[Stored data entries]
- Opening Delimiter -

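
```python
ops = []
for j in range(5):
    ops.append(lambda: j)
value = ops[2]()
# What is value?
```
4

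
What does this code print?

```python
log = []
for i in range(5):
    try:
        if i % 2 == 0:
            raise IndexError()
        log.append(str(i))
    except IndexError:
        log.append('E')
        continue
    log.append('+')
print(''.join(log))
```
E1+E3+E

continue in except skips rest of loop body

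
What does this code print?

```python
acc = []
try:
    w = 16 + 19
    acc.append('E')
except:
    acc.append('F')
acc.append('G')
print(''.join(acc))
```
EG

No exception, try block completes normally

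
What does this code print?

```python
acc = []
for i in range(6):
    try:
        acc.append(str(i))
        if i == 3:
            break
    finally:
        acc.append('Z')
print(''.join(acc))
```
0Z1Z2Z3Z

finally runs even when breaking out of loop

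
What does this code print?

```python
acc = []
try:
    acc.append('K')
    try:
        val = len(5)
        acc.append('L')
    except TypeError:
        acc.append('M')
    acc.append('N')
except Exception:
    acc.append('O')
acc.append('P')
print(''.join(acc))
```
KMNP

Inner exception caught by inner handler, outer continues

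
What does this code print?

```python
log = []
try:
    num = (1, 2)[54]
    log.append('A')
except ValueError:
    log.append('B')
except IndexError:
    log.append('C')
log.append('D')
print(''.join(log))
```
CD

IndexError is caught by its specific handler, not ValueError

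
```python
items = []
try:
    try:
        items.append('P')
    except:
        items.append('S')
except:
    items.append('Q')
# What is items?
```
['P']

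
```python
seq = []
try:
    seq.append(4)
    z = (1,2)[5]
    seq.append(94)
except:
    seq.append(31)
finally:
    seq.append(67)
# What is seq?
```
[4, 31, 67]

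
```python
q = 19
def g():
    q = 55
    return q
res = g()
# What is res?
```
55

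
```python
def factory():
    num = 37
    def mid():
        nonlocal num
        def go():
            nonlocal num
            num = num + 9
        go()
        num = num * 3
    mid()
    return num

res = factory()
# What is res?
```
138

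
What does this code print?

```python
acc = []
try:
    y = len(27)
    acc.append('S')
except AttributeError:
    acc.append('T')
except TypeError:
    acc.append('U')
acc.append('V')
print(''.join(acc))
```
UV

TypeError is caught by its specific handler, not AttributeError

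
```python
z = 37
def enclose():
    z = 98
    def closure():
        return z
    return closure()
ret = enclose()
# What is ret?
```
98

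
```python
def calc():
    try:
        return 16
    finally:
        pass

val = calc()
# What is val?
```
16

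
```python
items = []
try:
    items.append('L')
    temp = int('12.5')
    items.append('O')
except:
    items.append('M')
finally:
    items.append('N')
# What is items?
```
['L', 'M', 'N']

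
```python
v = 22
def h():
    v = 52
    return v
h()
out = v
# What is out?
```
22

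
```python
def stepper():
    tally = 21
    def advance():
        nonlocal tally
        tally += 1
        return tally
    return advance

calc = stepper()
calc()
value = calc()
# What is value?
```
23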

- Closing Delimiter -

Go through the records and copy each line with "tally" in it.

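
    tally = 21
        nonlocal tally
        tally += 1
        return tally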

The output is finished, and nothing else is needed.